### DATA IN THIS EXERCISE:
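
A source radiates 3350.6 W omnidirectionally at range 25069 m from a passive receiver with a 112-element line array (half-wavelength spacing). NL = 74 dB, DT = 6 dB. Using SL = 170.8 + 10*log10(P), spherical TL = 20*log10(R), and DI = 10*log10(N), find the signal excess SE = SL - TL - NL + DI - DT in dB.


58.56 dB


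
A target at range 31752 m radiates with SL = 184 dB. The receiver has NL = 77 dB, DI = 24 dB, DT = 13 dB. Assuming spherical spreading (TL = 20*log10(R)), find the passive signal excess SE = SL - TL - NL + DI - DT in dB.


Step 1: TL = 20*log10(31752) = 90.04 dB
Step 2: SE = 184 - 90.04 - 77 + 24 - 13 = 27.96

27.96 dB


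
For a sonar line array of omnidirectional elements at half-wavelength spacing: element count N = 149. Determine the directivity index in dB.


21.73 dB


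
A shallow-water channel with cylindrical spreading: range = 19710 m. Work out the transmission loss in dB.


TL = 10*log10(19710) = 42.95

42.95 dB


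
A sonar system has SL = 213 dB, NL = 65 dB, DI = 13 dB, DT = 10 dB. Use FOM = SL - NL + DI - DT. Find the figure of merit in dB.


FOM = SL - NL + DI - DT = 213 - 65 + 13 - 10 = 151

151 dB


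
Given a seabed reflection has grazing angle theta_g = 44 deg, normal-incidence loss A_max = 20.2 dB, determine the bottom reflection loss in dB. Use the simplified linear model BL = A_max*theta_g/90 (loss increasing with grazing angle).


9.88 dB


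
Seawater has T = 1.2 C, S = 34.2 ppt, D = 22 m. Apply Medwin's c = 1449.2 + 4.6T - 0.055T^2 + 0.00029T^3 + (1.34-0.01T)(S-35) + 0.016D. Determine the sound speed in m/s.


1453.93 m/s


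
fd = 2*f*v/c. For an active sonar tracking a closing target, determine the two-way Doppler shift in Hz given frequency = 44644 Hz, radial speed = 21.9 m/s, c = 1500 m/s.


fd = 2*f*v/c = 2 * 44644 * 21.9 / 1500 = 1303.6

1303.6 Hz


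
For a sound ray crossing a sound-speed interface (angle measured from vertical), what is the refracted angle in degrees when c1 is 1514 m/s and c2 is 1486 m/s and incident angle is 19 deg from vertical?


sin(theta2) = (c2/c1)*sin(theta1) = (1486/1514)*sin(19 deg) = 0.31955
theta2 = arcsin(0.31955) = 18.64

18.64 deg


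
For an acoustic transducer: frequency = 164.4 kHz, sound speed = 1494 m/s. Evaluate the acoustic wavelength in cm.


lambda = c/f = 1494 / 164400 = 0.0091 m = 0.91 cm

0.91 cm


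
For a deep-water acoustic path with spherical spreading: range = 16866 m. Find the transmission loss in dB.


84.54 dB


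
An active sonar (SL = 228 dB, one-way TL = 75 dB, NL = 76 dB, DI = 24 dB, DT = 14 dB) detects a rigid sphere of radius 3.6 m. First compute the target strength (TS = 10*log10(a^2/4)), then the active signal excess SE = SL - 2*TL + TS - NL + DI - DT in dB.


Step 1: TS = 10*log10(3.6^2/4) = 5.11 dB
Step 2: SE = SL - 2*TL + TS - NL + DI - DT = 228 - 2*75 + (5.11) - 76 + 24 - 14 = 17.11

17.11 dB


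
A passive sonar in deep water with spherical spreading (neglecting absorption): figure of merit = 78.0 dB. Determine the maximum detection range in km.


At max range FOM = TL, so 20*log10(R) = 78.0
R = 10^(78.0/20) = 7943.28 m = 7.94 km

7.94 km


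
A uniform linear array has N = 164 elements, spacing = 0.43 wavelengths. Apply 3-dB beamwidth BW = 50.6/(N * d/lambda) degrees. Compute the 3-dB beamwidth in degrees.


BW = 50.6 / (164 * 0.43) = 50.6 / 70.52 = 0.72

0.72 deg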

### WHAT TO DO:
Would you please give the data above again, exactly as it appears?

### RESPONSE:
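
A source radiates 3350.6 W omnidirectionally at range 25069 m from a passive receiver with a 112-element line array (half-wavelength spacing). NL = 74 dB, DT = 6 dB. Using SL = 170.8 + 10*log10(P), spherical TL = 20*log10(R), and DI = 10*log10(N), find the signal excess SE = SL - TL - NL + DI - DT in dB.


58.56 dB


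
A target at range 31752 m radiates with SL = 184 dB. The receiver has NL = 77 dB, DI = 24 dB, DT = 13 dB. Assuming spherical spreading (TL = 20*log10(R)), find the passive signal excess SE = SL - TL - NL + DI - DT in dB.


Step 1: TL = 20*log10(31752) = 90.04 dB
Step 2: SE = 184 - 90.04 - 77 + 24 - 13 = 27.96

27.96 dB


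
For a sonar line array of omnidirectional elements at half-wavelength spacing: element count N = 149. Determine the directivity index in dB.


21.73 dB


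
A shallow-water channel with cylindrical spreading: range = 19710 m. Work out the transmission loss in dB.


TL = 10*log10(19710) = 42.95

42.95 dB


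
A sonar system has SL = 213 dB, NL = 65 dB, DI = 13 dB, DT = 10 dB. Use FOM = SL - NL + DI - DT. Find the figure of merit in dB.


FOM = SL - NL + DI - DT = 213 - 65 + 13 - 10 = 151

151 dB


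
Given a seabed reflection has grazing angle theta_g = 44 deg, normal-incidence loss A_max = 20.2 dB, determine the bottom reflection loss in dB. Use the simplified linear model BL = A_max*theta_g/90 (loss increasing with grazing angle).


9.88 dB


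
Seawater has T = 1.2 C, S = 34.2 ppt, D = 22 m. Apply Medwin's c = 1449.2 + 4.6T - 0.055T^2 + 0.00029T^3 + (1.34-0.01T)(S-35) + 0.016D. Determine the sound speed in m/s.


1453.93 m/s


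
fd = 2*f*v/c. For an active sonar tracking a closing target, determine the two-way Doppler shift in Hz given frequency = 44644 Hz, radial speed = 21.9 m/s, c = 1500 m/s.


fd = 2*f*v/c = 2 * 44644 * 21.9 / 1500 = 1303.6

1303.6 Hz


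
For a sound ray crossing a sound-speed interface (angle measured from vertical), what is the refracted angle in degrees when c1 is 1514 m/s and c2 is 1486 m/s and incident angle is 19 deg from vertical?


sin(theta2) = (c2/c1)*sin(theta1) = (1486/1514)*sin(19 deg) = 0.31955
theta2 = arcsin(0.31955) = 18.64

18.64 deg


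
For an acoustic transducer: frequency = 164.4 kHz, sound speed = 1494 m/s. Evaluate the acoustic wavelength in cm.


lambda = c/f = 1494 / 164400 = 0.0091 m = 0.91 cm

0.91 cm


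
For a deep-water acoustic path with spherical spreading: range = 16866 m. Find the transmission loss in dB.


84.54 dB


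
An active sonar (SL = 228 dB, one-way TL = 75 dB, NL = 76 dB, DI = 24 dB, DT = 14 dB) detects a rigid sphere of radius 3.6 m. First compute the target strength (TS = 10*log10(a^2/4)), then the active signal excess SE = SL - 2*TL + TS - NL + DI - DT in dB.


Step 1: TS = 10*log10(3.6^2/4) = 5.11 dB
Step 2: SE = SL - 2*TL + TS - NL + DI - DT = 228 - 2*75 + (5.11) - 76 + 24 - 14 = 17.11

17.11 dB


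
A passive sonar in deep water with spherical spreading (neglecting absorption): figure of merit = 78.0 dB. Determine the maximum detection range in km.


At max range FOM = TL, so 20*log10(R) = 78.0
R = 10^(78.0/20) = 7943.28 m = 7.94 km

7.94 km


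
A uniform linear array has N = 164 elements, spacing = 0.43 wavelengths. Apply 3-dB beamwidth BW = 50.6/(N * d/lambda) degrees. Compute the 3-dB beamwidth in degrees.


BW = 50.6 / (164 * 0.43) = 50.6 / 70.52 = 0.72

0.72 deg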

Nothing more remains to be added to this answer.